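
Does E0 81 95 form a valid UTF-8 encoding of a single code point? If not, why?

Leading byte 0xE0 = 11100000 → 3-byte form.
Continuation bytes all match 10xxxxxx. Payload decodes to 0x55.
But 0x55 < 0x800, the minimum for a 3-byte sequence — this is an overlong encoding.

invalid (overlong encoding)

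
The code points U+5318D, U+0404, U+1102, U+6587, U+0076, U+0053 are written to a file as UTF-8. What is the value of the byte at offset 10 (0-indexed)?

U+5318D → 4-byte form F1 93 86 8D at offsets 0–3.
U+0404 → 2-byte form D0 84 at offsets 4–5.
U+1102 → 3-byte form E1 84 82 at offsets 6–8.
U+6587 → 3-byte form E6 96 87 at offsets 9–11.
Offset 10 falls in char 4's range; it's byte 2 of E6 96 87 = 0x96.

0x96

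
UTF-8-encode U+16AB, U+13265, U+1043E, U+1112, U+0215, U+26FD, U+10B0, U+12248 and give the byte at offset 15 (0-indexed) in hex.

U+16AB → 3-byte form E1 9A AB at offsets 0–2.
U+13265 → 4-byte form F0 93 89 A5 at offsets 3–6.
U+1043E → 4-byte form F0 90 90 BE at offsets 7–10.
U+1112 → 3-byte form E1 84 92 at offsets 11–13.
U+0215 → 2-byte form C8 95 at offsets 14–15.
Offset 15 falls in char 5's range; it's byte 2 of C8 95 = 0x95.

0x95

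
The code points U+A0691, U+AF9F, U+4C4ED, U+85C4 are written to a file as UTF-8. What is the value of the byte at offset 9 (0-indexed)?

0x93

U+A0691 → 4-byte form F2 A0 9A 91 at offsets 0–3.
U+AF9F → 3-byte form EA BE 9F at offsets 4–6.
U+4C4ED → 4-byte form F1 8C 93 AD at offsets 7–10.
Offset 9 falls in char 3's range; it's byte 3 of F1 8C 93 AD = 0x93.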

-------------------------

What you are asked to do -> From the line with "The code points U+A0691, U+AF9F, U+4C4ED, U+85C4" to the final line of the data above, please reproduce every line exactly and add nothing.

Finished task ->
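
The code points U+A0691, U+AF9F, U+4C4ED, U+85C4 are written to a file as UTF-8. What is the value of the byte at offset 9 (0-indexed)?

0x93

U+A0691 → 4-byte form F2 A0 9A 91 at offsets 0–3.
U+AF9F → 3-byte form EA BE 9F at offsets 4–6.
U+4C4ED → 4-byte form F1 8C 93 AD at offsets 7–10.
Offset 9 falls in char 3's range; it's byte 3 of F1 8C 93 AD = 0x93.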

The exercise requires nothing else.